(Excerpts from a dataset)
··········

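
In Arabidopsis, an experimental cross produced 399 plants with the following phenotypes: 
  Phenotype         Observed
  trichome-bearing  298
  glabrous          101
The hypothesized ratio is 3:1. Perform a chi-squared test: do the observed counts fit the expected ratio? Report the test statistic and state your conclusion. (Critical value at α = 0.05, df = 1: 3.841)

0.021; consistent

Expected counts for N = 399 under a 3:1 ratio (total parts = 4):
  trichome-bearing: 399 × 3/4 = 299.25
  glabrous: 399 × 1/4 = 99.75
χ² = Σ (O − E)² / E
  trichome-bearing: (298 − 299.25)² / 299.25 = 0.0052
  glabrous: (101 − 99.75)² / 99.75 = 0.0157
χ² = 0.0052 + 0.0157 = 0.0209 ≈ 0.021
Degrees of freedom = 2 − 1 = 1; critical value at α = 0.05 is 3.841.
Since 0.021 < 3.841, we fail to reject the null hypothesis — the data are consistent with the 3:1 ratio.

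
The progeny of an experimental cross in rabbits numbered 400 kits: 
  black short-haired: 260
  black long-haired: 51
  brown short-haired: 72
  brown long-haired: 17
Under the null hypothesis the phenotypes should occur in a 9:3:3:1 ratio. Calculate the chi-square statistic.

15.804

Expected counts for N = 400 under a 9:3:3:1 ratio (total parts = 16):
  black short-haired: 400 × 9/16 = 225
  black long-haired: 400 × 3/16 = 75
  brown short-haired: 400 × 3/16 = 75
  brown long-haired: 400 × 1/16 = 25
χ² = Σ (O − E)² / E
  black short-haired: (260 − 225)² / 225 = 5.4444
  black long-haired: (51 − 75)² / 75 = 7.6800
  brown short-haired: (72 − 75)² / 75 = 0.1200
  brown long-haired: (17 − 25)² / 25 = 2.5600
χ² = 5.4444 + 7.6800 + 0.1200 + 2.5600 = 15.8044 ≈ 15.804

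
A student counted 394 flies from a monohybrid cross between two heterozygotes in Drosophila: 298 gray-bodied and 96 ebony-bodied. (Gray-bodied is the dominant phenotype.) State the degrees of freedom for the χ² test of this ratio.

1

For a monohybrid cross between heterozygotes with complete dominance, the expected phenotypic ratio is 3:1.
A goodness-of-fit test with 2 phenotype classes has df = 2 − 1 = 1.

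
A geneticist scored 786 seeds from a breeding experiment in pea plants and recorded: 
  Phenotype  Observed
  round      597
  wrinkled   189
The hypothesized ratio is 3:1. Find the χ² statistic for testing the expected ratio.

0.382

The 3:1 ratio has 4 parts, so with N = 786 the expected counts are:
  round: 786 × 3/4 = 589.5
  wrinkled: 786 × 1/4 = 196.5
χ² = Σ (O − E)² / E
  round: (597 − 589.5)² / 589.5 = 0.0954
  wrinkled: (189 − 196.5)² / 196.5 = 0.2863
χ² = 0.0954 + 0.2863 = 0.3817 ≈ 0.382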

··········

What is being asked: Repeat all of the records verbatim, leaving nothing out.

Completed task:
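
In Arabidopsis, an experimental cross produced 399 plants with the following phenotypes: 
  Phenotype         Observed
  trichome-bearing  298
  glabrous          101
The hypothesized ratio is 3:1. Perform a chi-squared test: do the observed counts fit the expected ratio? Report the test statistic and state your conclusion. (Critical value at α = 0.05, df = 1: 3.841)

0.021; consistent

Expected counts for N = 399 under a 3:1 ratio (total parts = 4):
  trichome-bearing: 399 × 3/4 = 299.25
  glabrous: 399 × 1/4 = 99.75
χ² = Σ (O − E)² / E
  trichome-bearing: (298 − 299.25)² / 299.25 = 0.0052
  glabrous: (101 − 99.75)² / 99.75 = 0.0157
χ² = 0.0052 + 0.0157 = 0.0209 ≈ 0.021
Degrees of freedom = 2 − 1 = 1; critical value at α = 0.05 is 3.841.
Since 0.021 < 3.841, we fail to reject the null hypothesis — the data are consistent with the 3:1 ratio.

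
The progeny of an experimental cross in rabbits numbered 400 kits: 
  black short-haired: 260
  black long-haired: 51
  brown short-haired: 72
  brown long-haired: 17
Under the null hypothesis the phenotypes should occur in a 9:3:3:1 ratio. Calculate the chi-square statistic.

15.804

Expected counts for N = 400 under a 9:3:3:1 ratio (total parts = 16):
  black short-haired: 400 × 9/16 = 225
  black long-haired: 400 × 3/16 = 75
  brown short-haired: 400 × 3/16 = 75
  brown long-haired: 400 × 1/16 = 25
χ² = Σ (O − E)² / E
  black short-haired: (260 − 225)² / 225 = 5.4444
  black long-haired: (51 − 75)² / 75 = 7.6800
  brown short-haired: (72 − 75)² / 75 = 0.1200
  brown long-haired: (17 − 25)² / 25 = 2.5600
χ² = 5.4444 + 7.6800 + 0.1200 + 2.5600 = 15.8044 ≈ 15.804

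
A student counted 394 flies from a monohybrid cross between two heterozygotes in Drosophila: 298 gray-bodied and 96 ebony-bodied. (Gray-bodied is the dominant phenotype.) State the degrees of freedom for the χ² test of this ratio.

1

For a monohybrid cross between heterozygotes with complete dominance, the expected phenotypic ratio is 3:1.
A goodness-of-fit test with 2 phenotype classes has df = 2 − 1 = 1.

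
A geneticist scored 786 seeds from a breeding experiment in pea plants and recorded: 
  Phenotype  Observed
  round      597
  wrinkled   189
The hypothesized ratio is 3:1. Find the χ² statistic for testing the expected ratio.

0.382

The 3:1 ratio has 4 parts, so with N = 786 the expected counts are:
  round: 786 × 3/4 = 589.5
  wrinkled: 786 × 1/4 = 196.5
χ² = Σ (O − E)² / E
  round: (597 − 589.5)² / 589.5 = 0.0954
  wrinkled: (189 − 196.5)² / 196.5 = 0.2863
χ² = 0.0954 + 0.2863 = 0.3817 ≈ 0.382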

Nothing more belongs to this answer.